» Your objective
Could you please find each line in the records that contains the word "from" and copy it?

» Input material
· · ·
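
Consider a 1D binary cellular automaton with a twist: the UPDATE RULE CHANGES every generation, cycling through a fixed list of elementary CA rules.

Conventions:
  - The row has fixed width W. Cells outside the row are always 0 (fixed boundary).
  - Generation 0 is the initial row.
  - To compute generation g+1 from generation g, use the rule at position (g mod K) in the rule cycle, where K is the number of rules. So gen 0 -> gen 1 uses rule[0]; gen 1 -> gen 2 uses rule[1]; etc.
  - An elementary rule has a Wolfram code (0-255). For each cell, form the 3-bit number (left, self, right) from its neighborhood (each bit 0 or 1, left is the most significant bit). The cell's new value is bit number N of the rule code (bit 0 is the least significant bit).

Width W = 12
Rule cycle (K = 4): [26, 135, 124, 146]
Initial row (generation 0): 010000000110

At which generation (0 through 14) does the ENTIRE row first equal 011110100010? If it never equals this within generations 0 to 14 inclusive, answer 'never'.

Answer: 12

Derivation:
Gen 0: 010000000110
Gen 1 (rule 26): 101000001101
Gen 2 (rule 135): 101011110001
Gen 3 (rule 124): 111110011001
Gen 4 (rule 146): 011101100110
Gen 5 (rule 26): 110001011101
Gen 6 (rule 135): 000111001001
Gen 7 (rule 124): 000101101101
Gen 8 (rule 146): 001000000000
Gen 9 (rule 26): 010100000000
Gen 10 (rule 135): 110101111111
Gen 11 (rule 124): 111111000001
Gen 12 (rule 146): 011110100010
Gen 13 (rule 26): 110000010101
Gen 14 (rule 135): 000111110101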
· · ·
» Your solution
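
  - To compute generation g+1 from generation g, use the rule at position (g mod K) in the rule cycle, where K is the number of rules. So gen 0 -> gen 1 uses rule[0]; gen 1 -> gen 2 uses rule[1]; etc.
  - An elementary rule has a Wolfram code (0-255). For each cell, form the 3-bit number (left, self, right) from its neighborhood (each bit 0 or 1, left is the most significant bit). The cell's new value is bit number N of the rule code (bit 0 is the least significant bit).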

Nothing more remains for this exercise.